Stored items
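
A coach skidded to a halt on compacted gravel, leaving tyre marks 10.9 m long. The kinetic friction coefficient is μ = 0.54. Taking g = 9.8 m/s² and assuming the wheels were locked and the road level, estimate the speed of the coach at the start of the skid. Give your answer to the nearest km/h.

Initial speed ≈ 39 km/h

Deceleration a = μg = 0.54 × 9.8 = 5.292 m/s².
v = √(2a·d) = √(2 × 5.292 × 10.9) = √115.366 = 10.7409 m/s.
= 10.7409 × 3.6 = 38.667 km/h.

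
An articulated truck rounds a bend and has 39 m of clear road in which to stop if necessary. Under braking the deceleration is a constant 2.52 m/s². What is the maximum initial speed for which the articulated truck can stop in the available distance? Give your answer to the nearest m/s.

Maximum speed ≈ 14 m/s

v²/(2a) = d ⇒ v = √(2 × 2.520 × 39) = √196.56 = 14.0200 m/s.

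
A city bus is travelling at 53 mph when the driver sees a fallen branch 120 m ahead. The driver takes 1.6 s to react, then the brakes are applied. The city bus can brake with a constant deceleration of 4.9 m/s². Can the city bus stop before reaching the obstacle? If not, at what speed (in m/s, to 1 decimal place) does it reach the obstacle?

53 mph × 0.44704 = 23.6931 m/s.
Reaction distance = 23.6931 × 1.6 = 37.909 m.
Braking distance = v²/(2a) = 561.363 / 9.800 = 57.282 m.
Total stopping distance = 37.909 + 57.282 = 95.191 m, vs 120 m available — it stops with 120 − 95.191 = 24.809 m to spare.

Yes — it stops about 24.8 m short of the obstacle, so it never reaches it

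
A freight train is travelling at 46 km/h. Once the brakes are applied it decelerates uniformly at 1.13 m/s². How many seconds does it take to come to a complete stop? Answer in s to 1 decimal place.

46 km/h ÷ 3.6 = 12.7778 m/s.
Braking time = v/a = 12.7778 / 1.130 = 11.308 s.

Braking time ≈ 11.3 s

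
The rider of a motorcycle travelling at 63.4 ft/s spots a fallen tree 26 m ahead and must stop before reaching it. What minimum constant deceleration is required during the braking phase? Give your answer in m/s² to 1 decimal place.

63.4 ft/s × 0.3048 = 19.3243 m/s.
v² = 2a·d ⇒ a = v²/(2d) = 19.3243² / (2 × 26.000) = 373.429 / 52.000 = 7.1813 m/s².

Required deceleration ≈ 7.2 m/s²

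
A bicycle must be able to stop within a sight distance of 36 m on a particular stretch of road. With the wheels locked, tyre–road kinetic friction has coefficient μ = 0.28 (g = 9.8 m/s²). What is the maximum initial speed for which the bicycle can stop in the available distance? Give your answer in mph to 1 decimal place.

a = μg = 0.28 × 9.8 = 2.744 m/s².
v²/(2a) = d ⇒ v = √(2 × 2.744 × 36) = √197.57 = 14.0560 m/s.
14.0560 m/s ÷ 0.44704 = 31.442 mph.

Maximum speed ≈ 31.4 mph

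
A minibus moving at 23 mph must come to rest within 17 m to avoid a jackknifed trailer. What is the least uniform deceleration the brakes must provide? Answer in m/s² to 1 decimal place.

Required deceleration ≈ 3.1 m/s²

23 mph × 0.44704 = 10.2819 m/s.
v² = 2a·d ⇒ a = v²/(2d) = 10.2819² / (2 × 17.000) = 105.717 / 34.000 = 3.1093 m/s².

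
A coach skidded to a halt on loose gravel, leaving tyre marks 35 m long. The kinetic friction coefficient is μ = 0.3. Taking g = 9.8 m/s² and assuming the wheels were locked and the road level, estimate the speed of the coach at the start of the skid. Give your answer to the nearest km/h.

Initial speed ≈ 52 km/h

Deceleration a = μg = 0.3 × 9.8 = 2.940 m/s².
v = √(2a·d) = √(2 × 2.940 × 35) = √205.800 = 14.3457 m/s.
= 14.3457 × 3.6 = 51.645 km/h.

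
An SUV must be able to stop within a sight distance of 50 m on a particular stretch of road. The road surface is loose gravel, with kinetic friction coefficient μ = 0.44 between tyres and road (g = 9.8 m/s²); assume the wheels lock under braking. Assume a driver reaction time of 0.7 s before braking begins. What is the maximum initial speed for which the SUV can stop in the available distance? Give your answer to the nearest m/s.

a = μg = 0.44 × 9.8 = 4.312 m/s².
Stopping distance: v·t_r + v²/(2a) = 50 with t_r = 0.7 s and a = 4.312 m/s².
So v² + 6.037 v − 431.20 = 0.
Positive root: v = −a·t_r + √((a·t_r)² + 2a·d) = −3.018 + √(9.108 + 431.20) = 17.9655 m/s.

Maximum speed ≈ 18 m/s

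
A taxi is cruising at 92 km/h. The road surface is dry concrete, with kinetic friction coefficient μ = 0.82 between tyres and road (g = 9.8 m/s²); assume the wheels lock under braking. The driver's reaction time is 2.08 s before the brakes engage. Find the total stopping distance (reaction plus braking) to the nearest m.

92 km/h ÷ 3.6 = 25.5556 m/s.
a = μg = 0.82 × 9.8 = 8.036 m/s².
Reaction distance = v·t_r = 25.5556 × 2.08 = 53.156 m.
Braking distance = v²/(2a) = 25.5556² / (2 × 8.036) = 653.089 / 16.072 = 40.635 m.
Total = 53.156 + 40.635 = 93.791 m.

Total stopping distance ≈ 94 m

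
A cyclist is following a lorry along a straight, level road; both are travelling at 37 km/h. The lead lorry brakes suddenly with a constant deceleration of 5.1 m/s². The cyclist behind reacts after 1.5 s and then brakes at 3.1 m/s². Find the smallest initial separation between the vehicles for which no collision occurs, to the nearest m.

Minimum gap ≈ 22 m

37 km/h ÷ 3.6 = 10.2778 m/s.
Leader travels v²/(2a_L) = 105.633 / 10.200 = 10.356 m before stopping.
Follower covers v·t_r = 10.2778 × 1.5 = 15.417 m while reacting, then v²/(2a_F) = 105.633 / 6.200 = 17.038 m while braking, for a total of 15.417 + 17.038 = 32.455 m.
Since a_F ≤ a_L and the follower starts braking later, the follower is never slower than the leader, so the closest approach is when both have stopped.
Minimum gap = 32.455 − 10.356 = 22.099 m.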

Exercise details: Return all the lines above exactly as given.

Response area:
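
A coach skidded to a halt on compacted gravel, leaving tyre marks 10.9 m long. The kinetic friction coefficient is μ = 0.54. Taking g = 9.8 m/s² and assuming the wheels were locked and the road level, estimate the speed of the coach at the start of the skid. Give your answer to the nearest km/h.

Initial speed ≈ 39 km/h

Deceleration a = μg = 0.54 × 9.8 = 5.292 m/s².
v = √(2a·d) = √(2 × 5.292 × 10.9) = √115.366 = 10.7409 m/s.
= 10.7409 × 3.6 = 38.667 km/h.

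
An articulated truck rounds a bend and has 39 m of clear road in which to stop if necessary. Under braking the deceleration is a constant 2.52 m/s². What is the maximum initial speed for which the articulated truck can stop in the available distance? Give your answer to the nearest m/s.

Maximum speed ≈ 14 m/s

v²/(2a) = d ⇒ v = √(2 × 2.520 × 39) = √196.56 = 14.0200 m/s.

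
A city bus is travelling at 53 mph when the driver sees a fallen branch 120 m ahead. The driver takes 1.6 s to react, then the brakes are applied. The city bus can brake with a constant deceleration of 4.9 m/s². Can the city bus stop before reaching the obstacle? If not, at what speed (in m/s, to 1 decimal place) does it reach the obstacle?

53 mph × 0.44704 = 23.6931 m/s.
Reaction distance = 23.6931 × 1.6 = 37.909 m.
Braking distance = v²/(2a) = 561.363 / 9.800 = 57.282 m.
Total stopping distance = 37.909 + 57.282 = 95.191 m, vs 120 m available — it stops with 120 − 95.191 = 24.809 m to spare.

Yes — it stops about 24.8 m short of the obstacle, so it never reaches it

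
A freight train is travelling at 46 km/h. Once the brakes are applied it decelerates uniformly at 1.13 m/s². How many seconds does it take to come to a complete stop? Answer in s to 1 decimal place.

46 km/h ÷ 3.6 = 12.7778 m/s.
Braking time = v/a = 12.7778 / 1.130 = 11.308 s.

Braking time ≈ 11.3 s

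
The rider of a motorcycle travelling at 63.4 ft/s spots a fallen tree 26 m ahead and must stop before reaching it. What minimum constant deceleration is required during the braking phase? Give your answer in m/s² to 1 decimal place.

63.4 ft/s × 0.3048 = 19.3243 m/s.
v² = 2a·d ⇒ a = v²/(2d) = 19.3243² / (2 × 26.000) = 373.429 / 52.000 = 7.1813 m/s².

Required deceleration ≈ 7.2 m/s²

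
A bicycle must be able to stop within a sight distance of 36 m on a particular stretch of road. With the wheels locked, tyre–road kinetic friction has coefficient μ = 0.28 (g = 9.8 m/s²). What is the maximum initial speed for which the bicycle can stop in the available distance? Give your answer in mph to 1 decimal place.

a = μg = 0.28 × 9.8 = 2.744 m/s².
v²/(2a) = d ⇒ v = √(2 × 2.744 × 36) = √197.57 = 14.0560 m/s.
14.0560 m/s ÷ 0.44704 = 31.442 mph.

Maximum speed ≈ 31.4 mph

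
A minibus moving at 23 mph must come to rest within 17 m to avoid a jackknifed trailer. What is the least uniform deceleration the brakes must provide? Answer in m/s² to 1 decimal place.

Required deceleration ≈ 3.1 m/s²

23 mph × 0.44704 = 10.2819 m/s.
v² = 2a·d ⇒ a = v²/(2d) = 10.2819² / (2 × 17.000) = 105.717 / 34.000 = 3.1093 m/s².

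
A coach skidded to a halt on loose gravel, leaving tyre marks 35 m long. The kinetic friction coefficient is μ = 0.3. Taking g = 9.8 m/s² and assuming the wheels were locked and the road level, estimate the speed of the coach at the start of the skid. Give your answer to the nearest km/h.

Initial speed ≈ 52 km/h

Deceleration a = μg = 0.3 × 9.8 = 2.940 m/s².
v = √(2a·d) = √(2 × 2.940 × 35) = √205.800 = 14.3457 m/s.
= 14.3457 × 3.6 = 51.645 km/h.

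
An SUV must be able to stop within a sight distance of 50 m on a particular stretch of road. The road surface is loose gravel, with kinetic friction coefficient μ = 0.44 between tyres and road (g = 9.8 m/s²); assume the wheels lock under braking. Assume a driver reaction time of 0.7 s before braking begins. What is the maximum initial speed for which the SUV can stop in the available distance? Give your answer to the nearest m/s.

a = μg = 0.44 × 9.8 = 4.312 m/s².
Stopping distance: v·t_r + v²/(2a) = 50 with t_r = 0.7 s and a = 4.312 m/s².
So v² + 6.037 v − 431.20 = 0.
Positive root: v = −a·t_r + √((a·t_r)² + 2a·d) = −3.018 + √(9.108 + 431.20) = 17.9655 m/s.

Maximum speed ≈ 18 m/s

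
A taxi is cruising at 92 km/h. The road surface is dry concrete, with kinetic friction coefficient μ = 0.82 between tyres and road (g = 9.8 m/s²); assume the wheels lock under braking. The driver's reaction time is 2.08 s before the brakes engage. Find the total stopping distance (reaction plus braking) to the nearest m.

92 km/h ÷ 3.6 = 25.5556 m/s.
a = μg = 0.82 × 9.8 = 8.036 m/s².
Reaction distance = v·t_r = 25.5556 × 2.08 = 53.156 m.
Braking distance = v²/(2a) = 25.5556² / (2 × 8.036) = 653.089 / 16.072 = 40.635 m.
Total = 53.156 + 40.635 = 93.791 m.

Total stopping distance ≈ 94 m

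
A cyclist is following a lorry along a straight, level road; both are travelling at 37 km/h. The lead lorry brakes suddenly with a constant deceleration of 5.1 m/s². The cyclist behind reacts after 1.5 s and then brakes at 3.1 m/s². Find the smallest initial separation between the vehicles for which no collision occurs, to the nearest m.

Minimum gap ≈ 22 m

37 km/h ÷ 3.6 = 10.2778 m/s.
Leader travels v²/(2a_L) = 105.633 / 10.200 = 10.356 m before stopping.
Follower covers v·t_r = 10.2778 × 1.5 = 15.417 m while reacting, then v²/(2a_F) = 105.633 / 6.200 = 17.038 m while braking, for a total of 15.417 + 17.038 = 32.455 m.
Since a_F ≤ a_L and the follower starts braking later, the follower is never slower than the leader, so the closest approach is when both have stopped.
Minimum gap = 32.455 − 10.356 = 22.099 m.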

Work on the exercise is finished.